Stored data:
>>>>
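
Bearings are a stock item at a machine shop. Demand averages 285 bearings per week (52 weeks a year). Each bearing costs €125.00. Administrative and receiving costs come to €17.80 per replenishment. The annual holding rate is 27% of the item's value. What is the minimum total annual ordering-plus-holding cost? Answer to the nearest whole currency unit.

TC* ≈ €4,220

Annual demand D = 285 × 52 = 14,820.
Holding cost H = 0.27 × €125.00 = €33.7500 per unit per year.
The optimal lot size = √(2DS/H) = √(2 × 14,820 × 17.8 / 33.75) ≈ 125.03.
At Q*, ordering cost (D/Q*)S equals holding cost (Q*/2)H, each = √(DSH/2).
Minimum total = √(2DSH) = √(2 × 14,820 × 17.8 × 33.75) ≈ 4219.743.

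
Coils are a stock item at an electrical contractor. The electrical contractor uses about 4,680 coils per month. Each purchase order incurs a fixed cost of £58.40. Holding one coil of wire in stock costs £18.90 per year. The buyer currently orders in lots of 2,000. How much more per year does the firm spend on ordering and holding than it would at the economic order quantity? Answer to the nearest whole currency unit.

Extra cost ≈ £9,405 per year

Annual demand D = 4,680 × 12 = 56,160.
EOQ = √(2DS/H) = √(2 × 56,160 × 58.4 / 18.9) ≈ 589.12.
Cost at Q* = (D/Q*)S + (Q*/2)H = √(2DSH) ≈ £11,134.38.
Cost at Q = 2,000: (56,160/2,000)×58.4 + (2,000/2)×18.9 = £1,639.87 + £18,900.00 = £20,539.87.
Excess = £20,539.87 − £11,134.38 = £9,405.50.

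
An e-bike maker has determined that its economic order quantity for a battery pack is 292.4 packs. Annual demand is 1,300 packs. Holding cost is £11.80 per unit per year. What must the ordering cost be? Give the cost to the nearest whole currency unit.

S ≈ £388

Squaring Q* = √(2DS/H) gives Q*² = 2DS/H.
From Q* = √(2DS/H): S = Q*²H / (2D) = 292.4² × 11.8 / (2 × 1,300) = 388.0283.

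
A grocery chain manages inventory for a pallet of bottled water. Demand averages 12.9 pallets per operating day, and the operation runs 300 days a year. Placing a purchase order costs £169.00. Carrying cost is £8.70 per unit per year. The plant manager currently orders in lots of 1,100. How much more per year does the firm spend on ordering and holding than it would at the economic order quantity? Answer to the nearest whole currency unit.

Extra cost ≈ £2,006 per year

Annual demand D = 12.9 × 300 = 3,870.
EOQ = √(2DS/H) = √(2 × 3,870 × 169 / 8.7) ≈ 387.75.
Cost at Q* = (D/Q*)S + (Q*/2)H = √(2DSH) ≈ £3,373.44.
Cost at Q = 1,100: (3,870/1,100)×169 + (1,100/2)×8.7 = £594.57 + £4,785.00 = £5,379.57.
Excess = £5,379.57 − £3,373.44 = £2,006.13.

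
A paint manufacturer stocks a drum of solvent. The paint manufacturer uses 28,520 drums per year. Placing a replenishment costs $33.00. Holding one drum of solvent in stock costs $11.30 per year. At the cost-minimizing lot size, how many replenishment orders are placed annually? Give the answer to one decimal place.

N ≈ 69.9 orders per year

EOQ = √(2DS/H) = √(2 × 28,520 × 33 / 11.3) ≈ 408.14.
Orders per year = D / Q* = 28,520 / 408.14 ≈ 69.878.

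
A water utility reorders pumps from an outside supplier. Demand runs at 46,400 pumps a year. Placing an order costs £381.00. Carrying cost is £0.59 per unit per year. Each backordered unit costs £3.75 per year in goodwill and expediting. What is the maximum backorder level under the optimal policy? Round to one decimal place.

S* ≈ 1,132.1 pumps

With planned backorders, Q* = √(2DS/H) · √((H+B)/B).
√(2DS/H) = √(2 × 46,400 × 381 / 0.59) = 7741.239.
√((H+B)/B) = √((0.59+3.75)/3.75) = 1.0758.
Q* ≈ 8327.981.
S* = Q* · H/(H+B) = 8327.981 × 0.59/4.34 ≈ 1132.145.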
<<<<
Copy out the lines beginning at the one that contains "A water utility". Stop at the final line of the data, and include it.

| Response area |
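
A water utility reorders pumps from an outside supplier. Demand runs at 46,400 pumps a year. Placing an order costs £381.00. Carrying cost is £0.59 per unit per year. Each backordered unit costs £3.75 per year in goodwill and expediting. What is the maximum backorder level under the optimal policy? Round to one decimal place.

S* ≈ 1,132.1 pumps

With planned backorders, Q* = √(2DS/H) · √((H+B)/B).
√(2DS/H) = √(2 × 46,400 × 381 / 0.59) = 7741.239.
√((H+B)/B) = √((0.59+3.75)/3.75) = 1.0758.
Q* ≈ 8327.981.
S* = Q* · H/(H+B) = 8327.981 × 0.59/4.34 ≈ 1132.145.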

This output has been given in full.